- Opening Delimiter -

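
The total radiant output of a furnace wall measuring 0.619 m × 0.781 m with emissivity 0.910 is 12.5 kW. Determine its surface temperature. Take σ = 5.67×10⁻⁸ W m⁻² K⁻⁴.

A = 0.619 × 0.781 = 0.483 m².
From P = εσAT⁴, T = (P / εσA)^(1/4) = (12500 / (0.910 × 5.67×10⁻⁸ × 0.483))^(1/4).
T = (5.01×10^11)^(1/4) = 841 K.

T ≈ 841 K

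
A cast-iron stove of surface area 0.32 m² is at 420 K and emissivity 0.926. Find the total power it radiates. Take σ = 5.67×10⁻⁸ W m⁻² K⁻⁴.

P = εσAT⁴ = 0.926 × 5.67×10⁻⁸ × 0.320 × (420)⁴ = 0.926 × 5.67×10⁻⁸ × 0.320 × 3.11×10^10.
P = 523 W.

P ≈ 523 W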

- Closing Delimiter -
- Opening Delimiter -

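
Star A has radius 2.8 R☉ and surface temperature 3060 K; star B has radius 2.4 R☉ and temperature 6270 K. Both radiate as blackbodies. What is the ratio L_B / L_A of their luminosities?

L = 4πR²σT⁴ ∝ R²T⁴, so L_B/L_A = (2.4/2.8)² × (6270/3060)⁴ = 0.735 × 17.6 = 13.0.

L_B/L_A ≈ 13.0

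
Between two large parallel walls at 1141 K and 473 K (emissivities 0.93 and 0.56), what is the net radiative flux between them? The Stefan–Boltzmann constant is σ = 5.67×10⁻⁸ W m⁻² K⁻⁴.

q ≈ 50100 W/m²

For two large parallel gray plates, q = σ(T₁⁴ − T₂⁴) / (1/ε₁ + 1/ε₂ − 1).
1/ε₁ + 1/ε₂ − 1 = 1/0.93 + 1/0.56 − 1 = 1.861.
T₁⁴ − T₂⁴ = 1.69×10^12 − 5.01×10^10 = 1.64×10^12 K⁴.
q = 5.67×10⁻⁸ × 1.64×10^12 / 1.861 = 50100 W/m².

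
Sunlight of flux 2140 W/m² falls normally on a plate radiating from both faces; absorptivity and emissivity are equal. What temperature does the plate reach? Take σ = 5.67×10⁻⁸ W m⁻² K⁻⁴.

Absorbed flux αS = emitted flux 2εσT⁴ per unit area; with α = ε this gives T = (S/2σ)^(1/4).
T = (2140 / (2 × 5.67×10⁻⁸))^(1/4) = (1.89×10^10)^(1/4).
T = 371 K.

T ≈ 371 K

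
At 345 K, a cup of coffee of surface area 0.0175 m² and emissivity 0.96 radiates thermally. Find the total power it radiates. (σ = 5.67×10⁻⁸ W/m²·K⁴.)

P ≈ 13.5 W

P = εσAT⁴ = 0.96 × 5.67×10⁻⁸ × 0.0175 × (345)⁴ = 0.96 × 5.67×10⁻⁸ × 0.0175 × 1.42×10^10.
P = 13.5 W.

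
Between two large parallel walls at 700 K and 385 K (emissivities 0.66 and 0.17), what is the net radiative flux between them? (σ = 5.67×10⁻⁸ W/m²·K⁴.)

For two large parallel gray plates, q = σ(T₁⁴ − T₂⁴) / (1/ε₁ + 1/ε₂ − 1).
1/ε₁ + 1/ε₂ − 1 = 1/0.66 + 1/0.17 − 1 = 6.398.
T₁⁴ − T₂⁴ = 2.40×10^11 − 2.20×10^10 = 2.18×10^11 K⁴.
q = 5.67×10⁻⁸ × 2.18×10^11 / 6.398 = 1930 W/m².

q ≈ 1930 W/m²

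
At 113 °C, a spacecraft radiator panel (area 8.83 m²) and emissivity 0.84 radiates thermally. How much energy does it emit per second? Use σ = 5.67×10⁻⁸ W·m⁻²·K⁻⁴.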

- Closing Delimiter -

**YOUR OBJECTIVE:** From the listing above, return the lines starting at the one with "At 345 K, a" and ending at the one with "At 113 °C, a", both kept, exactly as they appear and nothing more.

**OUTPUT:**
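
At 345 K, a cup of coffee of surface area 0.0175 m² and emissivity 0.96 radiates thermally. Find the total power it radiates. (σ = 5.67×10⁻⁸ W/m²·K⁴.)

P ≈ 13.5 W

P = εσAT⁴ = 0.96 × 5.67×10⁻⁸ × 0.0175 × (345)⁴ = 0.96 × 5.67×10⁻⁸ × 0.0175 × 1.42×10^10.
P = 13.5 W.

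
Between two large parallel walls at 700 K and 385 K (emissivities 0.66 and 0.17), what is the net radiative flux between them? (σ = 5.67×10⁻⁸ W/m²·K⁴.)

For two large parallel gray plates, q = σ(T₁⁴ − T₂⁴) / (1/ε₁ + 1/ε₂ − 1).
1/ε₁ + 1/ε₂ − 1 = 1/0.66 + 1/0.17 − 1 = 6.398.
T₁⁴ − T₂⁴ = 2.40×10^11 − 2.20×10^10 = 2.18×10^11 K⁴.
q = 5.67×10⁻⁸ × 2.18×10^11 / 6.398 = 1930 W/m².

q ≈ 1930 W/m²

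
At 113 °C, a spacecraft radiator panel (area 8.83 m²) and emissivity 0.84 radiates thermally. How much energy does it emit per second? Use σ = 5.67×10⁻⁸ W·m⁻²·K⁻⁴.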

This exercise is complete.